- The task
Using the listing below, retype exactly the lines starting at the one with "- Launch must be done before Spec." and ending at the one with "than period 2.", and include both.

- Data for analysis
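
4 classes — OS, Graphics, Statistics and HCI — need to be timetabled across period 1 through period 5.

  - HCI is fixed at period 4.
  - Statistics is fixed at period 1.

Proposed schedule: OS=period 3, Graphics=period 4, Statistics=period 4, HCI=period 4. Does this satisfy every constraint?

Statistics is fixed at period 1 — violated.
HCI is fixed at period 4 — holds.

No — it violates: Statistics is fixed at period 1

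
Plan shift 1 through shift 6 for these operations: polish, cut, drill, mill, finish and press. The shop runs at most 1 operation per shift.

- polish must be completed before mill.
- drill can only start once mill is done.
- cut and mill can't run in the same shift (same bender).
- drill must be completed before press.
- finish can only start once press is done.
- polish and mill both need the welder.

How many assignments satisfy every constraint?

Splitting on polish: it can be shift 1 (5), shift 2 (1). Listing each branch's schedules as (cut, drill, mill, finish, press) by shift number:
polish=shift 1: (2,4,3,6,5) (3,4,2,6,5) (4,3,2,6,5) (5,3,2,6,4) (6,3,2,5,4) — 5.
polish=shift 2: (1,4,3,6,5) — 1.
Summing: 5 + 1 = 6.

6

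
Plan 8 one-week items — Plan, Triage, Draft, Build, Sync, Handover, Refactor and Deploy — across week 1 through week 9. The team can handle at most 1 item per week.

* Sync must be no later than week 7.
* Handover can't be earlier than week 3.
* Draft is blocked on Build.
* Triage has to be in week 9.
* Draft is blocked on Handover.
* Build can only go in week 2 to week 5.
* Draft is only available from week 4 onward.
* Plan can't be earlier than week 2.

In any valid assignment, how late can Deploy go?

week 8

Deploy at week 8 is achievable: Deploy=week 8, Triage=week 9, Build=week 2, Draft=week 4, Sync=week 1, Plan=week 5, Handover=week 3, Refactor=week 6.
Nothing later works — the capacity limit rule out every week after week 8.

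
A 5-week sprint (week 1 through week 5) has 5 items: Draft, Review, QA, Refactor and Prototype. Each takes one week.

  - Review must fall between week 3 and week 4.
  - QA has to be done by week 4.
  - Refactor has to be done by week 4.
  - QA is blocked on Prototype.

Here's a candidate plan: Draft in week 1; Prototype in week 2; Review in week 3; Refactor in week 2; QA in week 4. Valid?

Review must fall between week 3 and week 4 — holds.
QA has to be done by week 4 — holds.
Refactor has to be done by week 4 — holds.
QA is blocked on Prototype — holds.

Yes, all constraints hold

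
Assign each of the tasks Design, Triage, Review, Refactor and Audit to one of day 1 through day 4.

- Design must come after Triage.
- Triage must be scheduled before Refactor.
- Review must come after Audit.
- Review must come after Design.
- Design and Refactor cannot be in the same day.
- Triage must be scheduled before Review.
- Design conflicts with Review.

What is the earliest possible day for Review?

day 3

Precedence pushes Review to at least day 3.
Review at day 3 is achievable: Review -> day 3; Refactor -> day 3; Audit -> day 1; Design -> day 2; Triage -> day 1.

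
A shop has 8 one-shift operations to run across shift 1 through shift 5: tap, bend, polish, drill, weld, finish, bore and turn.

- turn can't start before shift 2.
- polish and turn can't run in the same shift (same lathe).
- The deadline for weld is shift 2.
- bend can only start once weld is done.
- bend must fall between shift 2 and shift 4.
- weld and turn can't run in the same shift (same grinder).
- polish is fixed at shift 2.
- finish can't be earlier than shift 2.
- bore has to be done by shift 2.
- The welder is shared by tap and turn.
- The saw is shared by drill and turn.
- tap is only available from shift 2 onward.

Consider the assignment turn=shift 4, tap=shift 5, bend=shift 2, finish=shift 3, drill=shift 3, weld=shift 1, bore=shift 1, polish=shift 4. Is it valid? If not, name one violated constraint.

Invalid. polish is fixed at shift 2.

bore has to be done by shift 2 — holds.
finish can't be earlier than shift 2 — holds.
The deadline for weld is shift 2 — holds.
bend can only start once weld is done — holds.
polish and turn can't run in the same shift (same lathe) — violated.
bend must fall between shift 2 and shift 4 — holds.
weld and turn can't run in the same shift (same grinder) — holds.
The welder is shared by tap and turn — holds.
tap is only available from shift 2 onward — holds.
polish is fixed at shift 2 — violated.
The saw is shared by drill and turn — holds.
turn can't start before shift 2 — holds.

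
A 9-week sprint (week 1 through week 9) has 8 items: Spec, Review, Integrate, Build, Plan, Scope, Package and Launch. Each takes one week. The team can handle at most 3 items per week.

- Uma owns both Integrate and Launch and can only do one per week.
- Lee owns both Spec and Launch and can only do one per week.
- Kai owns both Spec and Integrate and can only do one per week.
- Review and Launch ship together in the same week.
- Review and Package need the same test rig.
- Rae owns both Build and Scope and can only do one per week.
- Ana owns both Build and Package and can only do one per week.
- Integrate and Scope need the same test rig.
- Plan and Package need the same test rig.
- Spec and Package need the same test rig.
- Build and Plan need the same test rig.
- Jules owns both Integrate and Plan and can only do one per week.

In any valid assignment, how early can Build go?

week 1

Build at week 1 is achievable: Integrate in week 3; Package in week 3; Scope in week 4; Review in week 2; Spec in week 1; Plan in week 2; Build in week 1; Launch in week 2.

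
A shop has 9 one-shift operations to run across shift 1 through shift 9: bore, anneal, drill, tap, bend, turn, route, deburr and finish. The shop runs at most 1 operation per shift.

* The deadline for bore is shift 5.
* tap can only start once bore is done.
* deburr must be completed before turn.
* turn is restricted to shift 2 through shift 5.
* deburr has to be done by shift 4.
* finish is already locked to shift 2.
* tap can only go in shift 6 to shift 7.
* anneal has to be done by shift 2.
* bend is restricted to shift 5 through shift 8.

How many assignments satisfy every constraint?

24

Splitting on bore: it can be shift 3 (8), shift 4 (8), shift 5 (8). Listing each branch's schedules as (anneal, drill, tap, bend, turn, route, deburr, finish) by shift number:
bore=shift 3: (1,6,7,8,5,9,4,2) (1,7,6,8,5,9,4,2) (1,8,6,7,5,9,4,2) (1,8,7,6,5,9,4,2) (1,9,6,7,5,8,4,2) (1,9,6,8,5,7,4,2) (1,9,7,6,5,8,4,2) (1,9,7,8,5,6,4,2) — 8.
bore=shift 4: (1,6,7,8,5,9,3,2) (1,7,6,8,5,9,3,2) (1,8,6,7,5,9,3,2) (1,8,7,6,5,9,3,2) (1,9,6,7,5,8,3,2) (1,9,6,8,5,7,3,2) (1,9,7,6,5,8,3,2) (1,9,7,8,5,6,3,2) — 8.
bore=shift 5: (1,6,7,8,4,9,3,2) (1,7,6,8,4,9,3,2) (1,8,6,7,4,9,3,2) (1,8,7,6,4,9,3,2) (1,9,6,7,4,8,3,2) (1,9,6,8,4,7,3,2) (1,9,7,6,4,8,3,2) (1,9,7,8,4,6,3,2) — 8.
Summing: 8 + 8 + 8 = 24.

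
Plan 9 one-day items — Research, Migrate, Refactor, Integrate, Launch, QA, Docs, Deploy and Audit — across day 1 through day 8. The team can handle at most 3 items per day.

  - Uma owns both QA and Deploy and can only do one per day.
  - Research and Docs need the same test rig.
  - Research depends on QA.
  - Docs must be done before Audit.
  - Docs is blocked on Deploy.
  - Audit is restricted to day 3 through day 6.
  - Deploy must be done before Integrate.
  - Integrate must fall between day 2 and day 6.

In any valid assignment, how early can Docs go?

Precedence pushes Docs to at least day 2; downstream work caps Docs at day 5.
Docs at day 2 is achievable: Deploy -> day 1, Refactor -> day 1, Docs -> day 2, Audit -> day 3, Research -> day 3, Launch -> day 3, Integrate -> day 2, QA -> day 2, Migrate -> day 1.

day 2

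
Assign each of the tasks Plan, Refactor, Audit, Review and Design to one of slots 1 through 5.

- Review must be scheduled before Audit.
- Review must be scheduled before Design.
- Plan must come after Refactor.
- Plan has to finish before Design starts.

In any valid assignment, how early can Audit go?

2

Precedence pushes Audit to at least 2.
Audit at 2 is achievable: Plan in 2, Review in 1, Audit in 2, Design in 3, Refactor in 1.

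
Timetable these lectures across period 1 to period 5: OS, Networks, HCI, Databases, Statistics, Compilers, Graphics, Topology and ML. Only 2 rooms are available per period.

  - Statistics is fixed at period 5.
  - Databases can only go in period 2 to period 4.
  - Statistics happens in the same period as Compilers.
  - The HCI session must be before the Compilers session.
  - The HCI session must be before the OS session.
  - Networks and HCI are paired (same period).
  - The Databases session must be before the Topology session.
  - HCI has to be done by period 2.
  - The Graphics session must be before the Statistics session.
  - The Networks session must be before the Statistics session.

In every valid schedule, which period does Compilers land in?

Compilers must be in the same period as Statistics, which can't be before period 5, so Compilers is at least period 5.
So Compilers is pinned to period 5.

period 5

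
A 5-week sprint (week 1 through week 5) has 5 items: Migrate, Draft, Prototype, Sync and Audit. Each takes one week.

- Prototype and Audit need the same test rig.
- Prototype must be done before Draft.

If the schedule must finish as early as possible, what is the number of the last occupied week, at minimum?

The precedence chain requires at least 2 distinct weeks.
2 works (last occupied week: week 2): for example Draft=week 2, Prototype=week 1, Audit=week 2, Migrate=week 1, Sync=week 1.

2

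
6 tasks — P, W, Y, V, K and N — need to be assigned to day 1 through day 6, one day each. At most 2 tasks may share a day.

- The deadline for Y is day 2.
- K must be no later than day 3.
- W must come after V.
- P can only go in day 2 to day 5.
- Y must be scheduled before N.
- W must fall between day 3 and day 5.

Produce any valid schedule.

K=day 1, W=day 3, Y=day 1, N=day 3, V=day 2, P=day 2

Checking: V(day 2) before W(day 3); Y(day 1) before N(day 3); Y=day 1 in [day 1,day 2]; W=day 3 in [day 3,day 5]; K=day 1 in [day 1,day 3]; P=day 2 in [day 2,day 5]; max 2 per day (cap 2).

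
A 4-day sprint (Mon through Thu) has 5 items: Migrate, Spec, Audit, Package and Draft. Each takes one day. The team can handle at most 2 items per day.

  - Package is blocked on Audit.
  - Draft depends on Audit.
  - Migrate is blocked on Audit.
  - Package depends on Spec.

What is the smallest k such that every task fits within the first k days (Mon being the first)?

3 days

The precedence chain requires at least 2 distinct days.
With at most 2 per day and 5 tasks, at least 3 days are needed.
3 works (last occupied day: Wed): for example Audit -> Mon; Draft -> Wed; Package -> Tue; Migrate -> Tue; Spec -> Mon.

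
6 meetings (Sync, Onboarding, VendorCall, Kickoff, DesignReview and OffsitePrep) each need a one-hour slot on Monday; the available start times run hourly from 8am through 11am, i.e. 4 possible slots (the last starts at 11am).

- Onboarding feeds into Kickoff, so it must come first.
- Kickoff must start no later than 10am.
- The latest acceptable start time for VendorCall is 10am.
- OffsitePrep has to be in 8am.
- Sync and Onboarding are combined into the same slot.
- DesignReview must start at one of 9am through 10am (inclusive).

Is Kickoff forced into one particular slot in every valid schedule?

No

Kickoff can be 9am (e.g. OffsitePrep in 8am; Kickoff in 9am; DesignReview in 9am; Sync in 8am; Onboarding in 8am; VendorCall in 8am) or 10am (e.g. Kickoff -> 10am, Onboarding -> 8am, OffsitePrep -> 8am, DesignReview -> 9am, VendorCall -> 8am, Sync -> 8am).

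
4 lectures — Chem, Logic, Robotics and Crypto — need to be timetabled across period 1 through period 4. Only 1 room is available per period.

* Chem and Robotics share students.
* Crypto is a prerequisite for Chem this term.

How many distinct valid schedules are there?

12

Splitting on Chem: it can be period 2 (2), period 3 (4), period 4 (6). Listing each branch's schedules as (Logic, Robotics, Crypto) by period number:
Chem=period 2: (3,4,1) (4,3,1) — 2.
Chem=period 3: (1,4,2) (2,4,1) (4,1,2) (4,2,1) — 4.
Chem=period 4: (1,2,3) (1,3,2) (2,1,3) (2,3,1) (3,1,2) (3,2,1) — 6.
Summing: 2 + 4 + 6 = 12.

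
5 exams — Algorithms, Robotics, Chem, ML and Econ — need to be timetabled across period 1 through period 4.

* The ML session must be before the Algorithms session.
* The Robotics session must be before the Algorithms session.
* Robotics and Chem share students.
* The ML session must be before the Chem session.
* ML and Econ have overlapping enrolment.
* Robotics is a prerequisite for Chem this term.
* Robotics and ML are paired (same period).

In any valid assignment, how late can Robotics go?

Downstream work caps Robotics at period 3.
Robotics at period 3 is achievable: Algorithms in period 4, Chem in period 4, Econ in period 1, ML in period 3, Robotics in period 3.

period 3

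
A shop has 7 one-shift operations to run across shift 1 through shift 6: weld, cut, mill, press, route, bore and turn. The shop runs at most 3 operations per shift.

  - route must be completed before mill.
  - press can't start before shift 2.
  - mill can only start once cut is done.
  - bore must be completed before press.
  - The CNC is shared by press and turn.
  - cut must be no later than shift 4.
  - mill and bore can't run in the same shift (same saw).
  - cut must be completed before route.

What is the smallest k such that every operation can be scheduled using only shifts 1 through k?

The precedence chain requires at least 3 distinct shifts.
With at most 3 per shift and 7 operations, at least 3 shifts are needed.
3 works (last occupied shift: shift 3): for example press in shift 2; mill in shift 3; route in shift 2; cut in shift 1; weld in shift 1; turn in shift 3; bore in shift 1.

3 shifts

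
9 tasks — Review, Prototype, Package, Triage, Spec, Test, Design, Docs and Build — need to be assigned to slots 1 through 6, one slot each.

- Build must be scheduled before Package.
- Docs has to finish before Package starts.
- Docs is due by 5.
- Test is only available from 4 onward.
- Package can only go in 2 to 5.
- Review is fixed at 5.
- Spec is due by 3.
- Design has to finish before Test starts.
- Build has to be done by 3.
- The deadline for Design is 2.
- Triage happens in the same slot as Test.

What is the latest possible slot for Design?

2

Design's own window allows nothing later than 2.
Design at 2 is achievable: Package=2; Docs=1; Review=5; Triage=4; Prototype=1; Build=1; Test=4; Design=2; Spec=1.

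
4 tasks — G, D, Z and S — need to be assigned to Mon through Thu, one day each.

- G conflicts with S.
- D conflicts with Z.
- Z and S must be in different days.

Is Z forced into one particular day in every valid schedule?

No

Z can be Mon (e.g. S=Tue; Z=Mon; D=Tue; G=Mon) or Tue (e.g. S=Wed; D=Mon; Z=Tue; G=Mon).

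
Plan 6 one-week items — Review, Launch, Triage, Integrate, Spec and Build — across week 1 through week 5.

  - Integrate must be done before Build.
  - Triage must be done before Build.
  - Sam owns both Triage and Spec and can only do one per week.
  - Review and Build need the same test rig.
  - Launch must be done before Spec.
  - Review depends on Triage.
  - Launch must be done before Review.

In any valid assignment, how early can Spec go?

week 2

Precedence pushes Spec to at least week 2.
Spec at week 2 is achievable: Triage in week 1, Build in week 3, Spec in week 2, Launch in week 1, Review in week 2, Integrate in week 1.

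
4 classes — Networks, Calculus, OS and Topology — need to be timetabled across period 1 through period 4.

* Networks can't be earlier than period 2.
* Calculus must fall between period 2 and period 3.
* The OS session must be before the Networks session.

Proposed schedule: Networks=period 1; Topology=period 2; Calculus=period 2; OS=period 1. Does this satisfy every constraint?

Calculus must fall between period 2 and period 3 — holds.
The OS session must be before the Networks session — violated.
Networks can't be earlier than period 2 — violated.

No — it violates: Networks can't be earlier than period 2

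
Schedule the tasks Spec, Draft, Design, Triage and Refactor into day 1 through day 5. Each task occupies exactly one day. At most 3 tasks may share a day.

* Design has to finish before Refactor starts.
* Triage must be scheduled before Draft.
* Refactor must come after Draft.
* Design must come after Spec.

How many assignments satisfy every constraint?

46

Splitting on Spec: it can be day 1 (25), day 2 (15), day 3 (6). Listing each branch's schedules as (Draft, Design, Triage, Refactor) by day number:
Spec=day 1: (2,2,1,3) (2,2,1,4) (2,2,1,5) (2,3,1,4) (2,3,1,5) (2,4,1,5) (3,2,1,4) (3,2,1,5) (3,2,2,4) (3,2,2,5) (3,3,1,4) (3,3,1,5) (3,3,2,4) (3,3,2,5) (3,4,1,5) (3,4,2,5) (4,2,1,5) (4,2,2,5) (4,2,3,5) (4,3,1,5) (4,3,2,5) (4,3,3,5) (4,4,1,5) (4,4,2,5) (4,4,3,5) — 25.
Spec=day 2: (2,3,1,4) (2,3,1,5) (2,4,1,5) (3,3,1,4) (3,3,1,5) (3,3,2,4) (3,3,2,5) (3,4,1,5) (3,4,2,5) (4,3,1,5) (4,3,2,5) (4,3,3,5) (4,4,1,5) (4,4,2,5) (4,4,3,5) — 15.
Spec=day 3: (2,4,1,5) (3,4,1,5) (3,4,2,5) (4,4,1,5) (4,4,2,5) (4,4,3,5) — 6.
Summing: 25 + 15 + 6 = 46.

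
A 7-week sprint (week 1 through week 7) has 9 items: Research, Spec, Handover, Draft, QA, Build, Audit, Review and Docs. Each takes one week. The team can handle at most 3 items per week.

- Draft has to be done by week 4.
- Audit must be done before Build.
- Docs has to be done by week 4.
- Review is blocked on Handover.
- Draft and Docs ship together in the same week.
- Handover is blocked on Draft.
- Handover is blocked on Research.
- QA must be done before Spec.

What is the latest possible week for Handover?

week 6

Precedence pushes Handover to at least week 2; downstream work caps Handover at week 6.
Handover at week 6 is achievable: Docs -> week 1, Handover -> week 6, Audit -> week 2, Build -> week 3, Spec -> week 3, Research -> week 1, Draft -> week 1, QA -> week 2, Review -> week 7.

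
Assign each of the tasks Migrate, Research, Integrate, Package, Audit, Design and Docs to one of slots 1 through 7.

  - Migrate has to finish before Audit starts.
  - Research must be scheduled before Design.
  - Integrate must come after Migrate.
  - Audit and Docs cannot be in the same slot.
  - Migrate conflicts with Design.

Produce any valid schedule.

Design in 2; Research in 1; Integrate in 2; Docs in 1; Package in 1; Migrate in 1; Audit in 2

Checking: Migrate(1) before Integrate(2); Migrate(1) before Audit(2); Research(1) before Design(2); Migrate(1) != Design(2); Audit(2) != Docs(1).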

- Output for this task
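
  - Launch must be done before Spec.
  - Review depends on Triage.
  - Launch must be done before Review.

In any valid assignment, how early can Spec go?

week 2

Precedence pushes Spec to at least week 2.
Spec at week 2 is achievable: Triage in week 1, Build in week 3, Spec in week 2, Launch in week 1, Review in week 2, Integrate in week 1.

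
4 classes — Networks, Calculus, OS and Topology — need to be timetabled across period 1 through period 4.

* Networks can't be earlier than period 2.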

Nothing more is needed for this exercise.